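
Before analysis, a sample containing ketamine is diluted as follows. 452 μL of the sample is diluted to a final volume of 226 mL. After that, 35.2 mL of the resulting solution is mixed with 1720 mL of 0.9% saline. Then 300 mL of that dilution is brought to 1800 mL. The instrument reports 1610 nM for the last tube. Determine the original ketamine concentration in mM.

Overall dilution factor = 500 × 49.86 × 6 = 1.50 × 10⁵.
Original = 1610 nM × 1.50 × 10⁵ = 2.41 × 10⁸ nM = 241 mM.

241 mM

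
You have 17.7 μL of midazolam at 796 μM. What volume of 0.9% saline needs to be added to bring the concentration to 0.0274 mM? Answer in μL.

0.0274 mM = 27.4 μM.
V₂ = C₁V₁/C₂ = 796 × 17.7 / 27.4 = 514 μL.
Diluent to add = V₂ − V₁ = 514 − 17.7 = 497 μL.

497 μL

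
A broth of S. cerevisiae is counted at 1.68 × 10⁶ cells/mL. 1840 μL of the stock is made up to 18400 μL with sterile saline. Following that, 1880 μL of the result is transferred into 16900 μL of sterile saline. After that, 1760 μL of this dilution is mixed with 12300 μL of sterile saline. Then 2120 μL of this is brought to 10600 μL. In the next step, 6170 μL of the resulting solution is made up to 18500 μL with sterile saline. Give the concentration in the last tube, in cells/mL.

Overall dilution factor = 10 × 9.989 × 7.989 × 5 × 2.998 = 1.20 × 10⁴.
1.68 × 10⁶ cells/mL / 1.20 × 10⁴ = 140 cells/mL.

140 cells/mL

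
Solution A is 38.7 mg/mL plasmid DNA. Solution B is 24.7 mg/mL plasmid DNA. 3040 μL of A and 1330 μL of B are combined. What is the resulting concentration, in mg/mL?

34.4 mg/mL

C_mix = (C_A·V_A + C_B·V_B)/(V_A + V_B) = (38.7×3040 + 24.7×1330) / 4370 = 34.4 mg/mL.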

== == ==

- _Problem_:
Your reply must consist of the entire listing, repeated word for word.

- _Output of the task_:
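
Before analysis, a sample containing ketamine is diluted as follows. 452 μL of the sample is diluted to a final volume of 226 mL. After that, 35.2 mL of the resulting solution is mixed with 1720 mL of 0.9% saline. Then 300 mL of that dilution is brought to 1800 mL. The instrument reports 1610 nM for the last tube. Determine the original ketamine concentration in mM.

Overall dilution factor = 500 × 49.86 × 6 = 1.50 × 10⁵.
Original = 1610 nM × 1.50 × 10⁵ = 2.41 × 10⁸ nM = 241 mM.

241 mM

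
You have 17.7 μL of midazolam at 796 μM. What volume of 0.9% saline needs to be added to bring the concentration to 0.0274 mM? Answer in μL.

0.0274 mM = 27.4 μM.
V₂ = C₁V₁/C₂ = 796 × 17.7 / 27.4 = 514 μL.
Diluent to add = V₂ − V₁ = 514 − 17.7 = 497 μL.

497 μL

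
A broth of S. cerevisiae is counted at 1.68 × 10⁶ cells/mL. 1840 μL of the stock is made up to 18400 μL with sterile saline. Following that, 1880 μL of the result is transferred into 16900 μL of sterile saline. After that, 1760 μL of this dilution is mixed with 12300 μL of sterile saline. Then 2120 μL of this is brought to 10600 μL. In the next step, 6170 μL of the resulting solution is made up to 18500 μL with sterile saline. Give the concentration in the last tube, in cells/mL.

Overall dilution factor = 10 × 9.989 × 7.989 × 5 × 2.998 = 1.20 × 10⁴.
1.68 × 10⁶ cells/mL / 1.20 × 10⁴ = 140 cells/mL.

140 cells/mL

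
Solution A is 38.7 mg/mL plasmid DNA. Solution B is 24.7 mg/mL plasmid DNA. 3040 μL of A and 1330 μL of B are combined. What is the resulting concentration, in mg/mL?

34.4 mg/mL

C_mix = (C_A·V_A + C_B·V_B)/(V_A + V_B) = (38.7×3040 + 24.7×1330) / 4370 = 34.4 mg/mL.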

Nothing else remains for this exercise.